» TASK INSTRUCTIONS:
Using the entries that follow, write out the line containing "Application RK-484933 was", the line containing "Application QN-784571 was", and every line between them, exactly and nothing else.

» DATA RECORDS:
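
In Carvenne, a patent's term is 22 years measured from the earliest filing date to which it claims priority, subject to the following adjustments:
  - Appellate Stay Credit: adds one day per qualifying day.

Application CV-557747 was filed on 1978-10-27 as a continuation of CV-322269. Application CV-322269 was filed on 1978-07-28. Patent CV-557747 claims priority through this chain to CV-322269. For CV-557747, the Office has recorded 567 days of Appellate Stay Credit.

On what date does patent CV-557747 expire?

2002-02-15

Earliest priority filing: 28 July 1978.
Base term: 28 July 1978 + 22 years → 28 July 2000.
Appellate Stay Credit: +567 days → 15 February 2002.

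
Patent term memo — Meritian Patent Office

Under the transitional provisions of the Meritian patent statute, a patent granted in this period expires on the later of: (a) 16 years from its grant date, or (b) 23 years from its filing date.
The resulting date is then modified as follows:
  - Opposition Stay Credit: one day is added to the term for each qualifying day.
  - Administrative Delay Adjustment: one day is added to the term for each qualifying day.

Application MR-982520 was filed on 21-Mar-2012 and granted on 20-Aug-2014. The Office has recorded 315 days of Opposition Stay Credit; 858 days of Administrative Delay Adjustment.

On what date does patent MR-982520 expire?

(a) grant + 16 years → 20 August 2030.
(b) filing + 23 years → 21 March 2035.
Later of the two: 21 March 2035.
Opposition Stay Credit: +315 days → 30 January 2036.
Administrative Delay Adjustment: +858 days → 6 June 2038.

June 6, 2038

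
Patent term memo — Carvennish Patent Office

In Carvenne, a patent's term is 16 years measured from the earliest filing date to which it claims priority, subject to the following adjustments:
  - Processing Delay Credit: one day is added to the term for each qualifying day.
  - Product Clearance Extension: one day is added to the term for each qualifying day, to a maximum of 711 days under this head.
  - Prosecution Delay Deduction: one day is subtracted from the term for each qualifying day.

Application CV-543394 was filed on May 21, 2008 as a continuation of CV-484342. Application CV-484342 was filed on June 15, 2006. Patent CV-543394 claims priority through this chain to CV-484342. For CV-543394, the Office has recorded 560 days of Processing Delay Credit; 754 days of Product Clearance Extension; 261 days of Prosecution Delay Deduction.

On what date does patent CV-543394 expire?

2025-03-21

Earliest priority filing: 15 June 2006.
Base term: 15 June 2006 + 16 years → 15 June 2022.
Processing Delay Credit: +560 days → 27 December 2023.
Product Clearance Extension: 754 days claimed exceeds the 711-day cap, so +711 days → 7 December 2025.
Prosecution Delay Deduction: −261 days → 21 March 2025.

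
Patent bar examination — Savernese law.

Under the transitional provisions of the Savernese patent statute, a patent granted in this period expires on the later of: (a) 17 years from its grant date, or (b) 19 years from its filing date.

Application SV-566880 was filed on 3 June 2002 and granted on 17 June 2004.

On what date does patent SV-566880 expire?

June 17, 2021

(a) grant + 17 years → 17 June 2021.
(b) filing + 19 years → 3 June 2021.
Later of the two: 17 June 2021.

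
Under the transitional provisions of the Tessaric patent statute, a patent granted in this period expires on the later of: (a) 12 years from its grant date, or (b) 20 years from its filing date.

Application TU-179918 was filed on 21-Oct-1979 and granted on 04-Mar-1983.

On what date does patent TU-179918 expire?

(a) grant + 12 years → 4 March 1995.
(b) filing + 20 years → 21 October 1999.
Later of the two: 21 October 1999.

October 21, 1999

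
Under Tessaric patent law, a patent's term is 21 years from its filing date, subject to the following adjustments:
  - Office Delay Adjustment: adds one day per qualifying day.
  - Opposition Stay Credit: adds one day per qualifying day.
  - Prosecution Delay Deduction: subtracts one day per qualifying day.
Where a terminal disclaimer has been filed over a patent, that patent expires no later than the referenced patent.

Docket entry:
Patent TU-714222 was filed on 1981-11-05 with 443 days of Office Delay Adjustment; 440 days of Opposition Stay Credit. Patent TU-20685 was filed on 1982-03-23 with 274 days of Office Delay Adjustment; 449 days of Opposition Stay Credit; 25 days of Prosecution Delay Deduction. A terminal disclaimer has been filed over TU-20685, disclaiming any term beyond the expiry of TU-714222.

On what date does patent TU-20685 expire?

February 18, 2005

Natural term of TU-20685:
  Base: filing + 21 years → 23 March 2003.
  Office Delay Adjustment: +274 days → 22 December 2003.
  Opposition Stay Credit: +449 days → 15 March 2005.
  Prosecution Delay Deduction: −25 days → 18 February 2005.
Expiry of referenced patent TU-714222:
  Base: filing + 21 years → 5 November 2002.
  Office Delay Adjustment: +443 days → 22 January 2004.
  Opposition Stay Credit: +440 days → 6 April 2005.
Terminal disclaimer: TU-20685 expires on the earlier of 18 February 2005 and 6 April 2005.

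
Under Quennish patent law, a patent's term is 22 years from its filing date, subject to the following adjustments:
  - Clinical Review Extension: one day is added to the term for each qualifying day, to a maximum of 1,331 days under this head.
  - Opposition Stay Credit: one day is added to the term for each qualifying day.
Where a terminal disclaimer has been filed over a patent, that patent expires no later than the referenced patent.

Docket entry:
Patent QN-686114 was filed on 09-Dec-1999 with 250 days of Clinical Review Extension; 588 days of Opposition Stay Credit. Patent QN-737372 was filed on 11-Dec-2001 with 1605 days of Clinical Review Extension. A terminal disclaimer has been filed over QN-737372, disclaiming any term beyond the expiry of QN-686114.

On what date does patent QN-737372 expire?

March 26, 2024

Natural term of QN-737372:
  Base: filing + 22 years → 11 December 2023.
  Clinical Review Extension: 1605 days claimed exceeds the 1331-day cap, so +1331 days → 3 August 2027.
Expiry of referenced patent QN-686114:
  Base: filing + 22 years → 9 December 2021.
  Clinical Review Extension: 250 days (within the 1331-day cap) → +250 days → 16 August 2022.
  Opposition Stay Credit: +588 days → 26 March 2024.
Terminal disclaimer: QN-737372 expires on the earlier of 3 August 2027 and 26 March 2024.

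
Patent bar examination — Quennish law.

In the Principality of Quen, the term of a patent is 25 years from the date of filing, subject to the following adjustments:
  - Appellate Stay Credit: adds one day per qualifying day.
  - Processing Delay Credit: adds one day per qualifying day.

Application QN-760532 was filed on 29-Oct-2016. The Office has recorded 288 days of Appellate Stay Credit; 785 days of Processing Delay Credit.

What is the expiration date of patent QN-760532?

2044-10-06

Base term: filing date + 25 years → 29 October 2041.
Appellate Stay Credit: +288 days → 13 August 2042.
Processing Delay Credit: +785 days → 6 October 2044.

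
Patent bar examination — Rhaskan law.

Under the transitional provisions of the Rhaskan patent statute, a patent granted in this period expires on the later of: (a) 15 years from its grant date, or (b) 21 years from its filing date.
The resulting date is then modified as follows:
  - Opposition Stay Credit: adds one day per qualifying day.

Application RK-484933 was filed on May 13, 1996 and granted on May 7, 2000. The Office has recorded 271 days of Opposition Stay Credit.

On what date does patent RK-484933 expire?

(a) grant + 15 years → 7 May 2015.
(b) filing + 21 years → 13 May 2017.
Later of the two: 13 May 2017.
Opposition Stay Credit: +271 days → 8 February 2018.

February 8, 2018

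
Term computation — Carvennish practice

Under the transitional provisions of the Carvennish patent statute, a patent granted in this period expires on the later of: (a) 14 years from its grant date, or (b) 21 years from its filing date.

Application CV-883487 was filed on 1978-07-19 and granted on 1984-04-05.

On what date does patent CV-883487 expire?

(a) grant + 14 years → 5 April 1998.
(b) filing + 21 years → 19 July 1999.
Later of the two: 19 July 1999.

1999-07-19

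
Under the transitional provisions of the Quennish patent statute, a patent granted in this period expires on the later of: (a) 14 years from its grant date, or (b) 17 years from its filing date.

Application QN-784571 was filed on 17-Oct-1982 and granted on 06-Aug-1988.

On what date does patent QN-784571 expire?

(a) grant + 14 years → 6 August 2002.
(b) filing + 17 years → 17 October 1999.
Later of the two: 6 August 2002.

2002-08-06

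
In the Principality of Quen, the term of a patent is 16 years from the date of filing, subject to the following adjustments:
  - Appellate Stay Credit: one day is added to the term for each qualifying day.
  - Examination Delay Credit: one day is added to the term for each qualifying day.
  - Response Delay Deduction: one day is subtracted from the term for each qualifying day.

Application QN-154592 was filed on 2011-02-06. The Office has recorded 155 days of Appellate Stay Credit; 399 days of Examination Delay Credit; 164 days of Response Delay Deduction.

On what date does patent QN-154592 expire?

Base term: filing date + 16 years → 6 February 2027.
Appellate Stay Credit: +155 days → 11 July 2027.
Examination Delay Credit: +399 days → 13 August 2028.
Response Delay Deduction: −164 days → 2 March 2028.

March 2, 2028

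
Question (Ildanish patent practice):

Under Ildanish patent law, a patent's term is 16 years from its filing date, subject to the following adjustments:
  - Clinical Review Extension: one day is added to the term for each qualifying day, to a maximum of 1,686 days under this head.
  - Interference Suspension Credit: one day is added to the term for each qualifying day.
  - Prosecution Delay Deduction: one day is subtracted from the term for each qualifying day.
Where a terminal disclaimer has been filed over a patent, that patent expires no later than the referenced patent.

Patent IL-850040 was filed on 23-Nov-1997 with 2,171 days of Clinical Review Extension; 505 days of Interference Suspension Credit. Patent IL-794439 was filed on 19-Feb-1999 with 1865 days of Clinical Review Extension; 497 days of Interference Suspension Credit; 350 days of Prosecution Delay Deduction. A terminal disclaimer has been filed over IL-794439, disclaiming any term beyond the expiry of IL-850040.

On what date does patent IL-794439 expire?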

» RESPONSE:
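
Application RK-484933 was filed on May 13, 1996 and granted on May 7, 2000. The Office has recorded 271 days of Opposition Stay Credit.

On what date does patent RK-484933 expire?

(a) grant + 15 years → 7 May 2015.
(b) filing + 21 years → 13 May 2017.
Later of the two: 13 May 2017.
Opposition Stay Credit: +271 days → 8 February 2018.

February 8, 2018

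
Term computation — Carvennish practice

Under the transitional provisions of the Carvennish patent statute, a patent granted in this period expires on the later of: (a) 14 years from its grant date, or (b) 21 years from its filing date.

Application CV-883487 was filed on 1978-07-19 and granted on 1984-04-05.

On what date does patent CV-883487 expire?

(a) grant + 14 years → 5 April 1998.
(b) filing + 21 years → 19 July 1999.
Later of the two: 19 July 1999.

1999-07-19

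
Under the transitional provisions of the Quennish patent statute, a patent granted in this period expires on the later of: (a) 14 years from its grant date, or (b) 17 years from its filing date.

Application QN-784571 was filed on 17-Oct-1982 and granted on 06-Aug-1988.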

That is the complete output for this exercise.